Work task: Look in the material below for the line holding "Give the IUPAC name for [Zn(gly)(PPh3)2][Co(N3)3(py)3].". Set it down exactly, with each later line up to and including the line holding "What is the systematic".

-------

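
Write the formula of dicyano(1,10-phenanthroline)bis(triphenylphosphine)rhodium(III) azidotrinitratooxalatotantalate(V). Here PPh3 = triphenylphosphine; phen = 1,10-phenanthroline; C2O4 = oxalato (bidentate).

Cation [Rh…]: ligand charges -2, Rh(III) ⇒ ion charge 1+.
Anion [Ta…]: ligand charges -6, Ta(V) ⇒ ion charge 1−.

[Rh(CN)2(phen)(PPh3)2][Ta(C2O4)(N3)(NO3)3]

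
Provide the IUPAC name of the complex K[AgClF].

The 1 potassium counter-ion carries a total charge of +1, so each complex ion is 1−.
Ligand charges: 1×chloro (-1 each), 1×fluoro (-1 each); total -2. So Ag + (-2) = 1−, giving Ag = +1.
Ligands are named alphabetically: chloro before fluoro.
The complex ion is anionic, so silver takes the -ate form argentate(I).

potassium chlorofluoroargentate(I)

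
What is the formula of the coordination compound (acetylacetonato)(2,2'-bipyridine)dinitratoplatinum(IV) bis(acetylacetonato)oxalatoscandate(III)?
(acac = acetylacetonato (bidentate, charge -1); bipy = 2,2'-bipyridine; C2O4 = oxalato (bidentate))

Cation [Pt…]: ligand charges -3, Pt(IV) ⇒ ion charge 1+.
Anion [Sc…]: ligand charges -4, Sc(III) ⇒ ion charge 1−.

[Pt(acac)(bipy)(NO3)2][Sc(acac)2(C2O4)]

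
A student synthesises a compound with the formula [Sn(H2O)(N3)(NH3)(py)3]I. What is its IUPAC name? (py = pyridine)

The 1 iodide counter-ion carries a total charge of -1, so each complex ion is 1+.
Ligand charges: 1×aqua (neutral), 3×pyridine (neutral), 1×azido (-1 each), 1×ammine (neutral); total -1. So Sn + (-1) = 1+, giving Sn = +2.
Ligands are named alphabetically: ammine before aqua before azido before pyridine.

ammineaquaazidotris(pyridine)tin(II) iodide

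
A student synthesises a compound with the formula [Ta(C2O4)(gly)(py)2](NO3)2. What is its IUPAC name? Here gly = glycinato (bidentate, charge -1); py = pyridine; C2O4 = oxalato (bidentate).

(glycinato)oxalatobis(pyridine)tantalum(V) nitrate

The 2 nitrate counter-ions carry a total charge of -2, so each complex ion is 2+.
Ligand charges: 1×glycinato (-1 each), 2×pyridine (neutral), 1×oxalato (-2 each); total -3. So Ta + (-3) = 2+, giving Ta = +5.
Ligands are named alphabetically: glycinato before oxalato before pyridine.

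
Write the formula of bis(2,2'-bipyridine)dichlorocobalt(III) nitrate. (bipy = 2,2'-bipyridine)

[Co(bipy)2Cl2]NO3

Ligands: 2 2,2'-bipyridine (bipy, neutral), 2 chloro (Cl, -1). Ligand charge sum = -2.
With Co in oxidation state +3, the complex ion is [Co...]^1+.
Charge balance with nitrate (-1) requires 1 complex ion per 1 nitrate.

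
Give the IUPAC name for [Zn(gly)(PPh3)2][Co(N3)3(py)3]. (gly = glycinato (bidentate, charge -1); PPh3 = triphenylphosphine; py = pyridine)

(glycinato)bis(triphenylphosphine)zinc(II) triazidotris(pyridine)cobaltate(II)

Zinc is always +2 in its complexes; the cation's ligand charges sum to -1, so the complex cation is 1+.
A 1:1 salt means the anion carries the equal and opposite charge, 1−.
Anion: ligand charges sum to -3; for the ion to be 1−, Co = +2.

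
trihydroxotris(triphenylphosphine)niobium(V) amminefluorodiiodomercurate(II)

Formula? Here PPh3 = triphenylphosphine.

Cation [Nb…]: ligand charges -3, Nb(V) ⇒ ion charge 2+.
Anion [Hg…]: ligand charges -3, Hg(II) ⇒ ion charge 1−.
One 2+ cation requires 2 of the 1− anion.

[Nb(OH)3(PPh3)3][HgFI2(NH3)]2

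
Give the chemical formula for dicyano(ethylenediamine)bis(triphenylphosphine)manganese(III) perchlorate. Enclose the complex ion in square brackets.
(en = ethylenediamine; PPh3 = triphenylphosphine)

Ligands: 2 cyano (CN, -1), 1 ethylenediamine (en, neutral), 2 triphenylphosphine (PPh3, neutral). Ligand charge sum = -2.
Charge balance with perchlorate (-1) requires 1 complex ion per 1 perchlorate.

[Mn(CN)2(en)(PPh3)2]ClO4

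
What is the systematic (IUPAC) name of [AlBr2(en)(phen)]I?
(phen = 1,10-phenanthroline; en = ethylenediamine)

dibromo(ethylenediamine)(1,10-phenanthroline)aluminium(III) iodide

The 1 iodide counter-ion carries a total charge of -1, so each complex ion is 1+.
Ligand charges: 2×bromo (-1 each), 1×1,10-phenanthroline (neutral), 1×ethylenediamine (neutral); total -2. So Al + (-2) = 1+, giving Al = +3.
Ligands are named alphabetically: bromo before ethylenediamine before phenanthroline.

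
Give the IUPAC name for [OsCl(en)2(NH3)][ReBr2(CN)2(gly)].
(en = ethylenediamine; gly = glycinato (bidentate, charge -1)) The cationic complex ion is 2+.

The complex cation is given as 2+; its ligand charges sum to -1, so Os = +3.
A 1:1 salt means the anion carries the equal and opposite charge, 2−.
Anion: ligand charges sum to -5; for the ion to be 2−, Re = +3.

amminechlorobis(ethylenediamine)osmium(III) dibromodicyano(glycinato)rhenate(III)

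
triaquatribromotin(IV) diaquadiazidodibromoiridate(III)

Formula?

Cation [Sn…]: ligand charges -3, Sn(IV) ⇒ ion charge 1+.
Anion [Ir…]: ligand charges -4, Ir(III) ⇒ ion charge 1−.
One 1+ cation balances one 1− anion.

[SnBr3(H2O)3][IrBr2(H2O)2(N3)2]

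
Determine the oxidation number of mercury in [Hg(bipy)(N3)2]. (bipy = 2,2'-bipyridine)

+2

No counter-ion: the bracketed complex is neutral.
Ligand charges: 2×N3 = -2; 1×bipy neutral; sum -2.
Hg + (-2) = 0 ⇒ Hg is +2.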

-------

Reply to the exercise:
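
Give the IUPAC name for [Zn(gly)(PPh3)2][Co(N3)3(py)3]. (gly = glycinato (bidentate, charge -1); PPh3 = triphenylphosphine; py = pyridine)

(glycinato)bis(triphenylphosphine)zinc(II) triazidotris(pyridine)cobaltate(II)

Zinc is always +2 in its complexes; the cation's ligand charges sum to -1, so the complex cation is 1+.
A 1:1 salt means the anion carries the equal and opposite charge, 1−.
Anion: ligand charges sum to -3; for the ion to be 1−, Co = +2.

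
trihydroxotris(triphenylphosphine)niobium(V) amminefluorodiiodomercurate(II)

Formula? Here PPh3 = triphenylphosphine.

Cation [Nb…]: ligand charges -3, Nb(V) ⇒ ion charge 2+.
Anion [Hg…]: ligand charges -3, Hg(II) ⇒ ion charge 1−.
One 2+ cation requires 2 of the 1− anion.

[Nb(OH)3(PPh3)3][HgFI2(NH3)]2

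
Give the chemical formula for dicyano(ethylenediamine)bis(triphenylphosphine)manganese(III) perchlorate. Enclose the complex ion in square brackets.
(en = ethylenediamine; PPh3 = triphenylphosphine)

Ligands: 2 cyano (CN, -1), 1 ethylenediamine (en, neutral), 2 triphenylphosphine (PPh3, neutral). Ligand charge sum = -2.
Charge balance with perchlorate (-1) requires 1 complex ion per 1 perchlorate.

[Mn(CN)2(en)(PPh3)2]ClO4

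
What is the systematic (IUPAC) name of [AlBr2(en)(phen)]I?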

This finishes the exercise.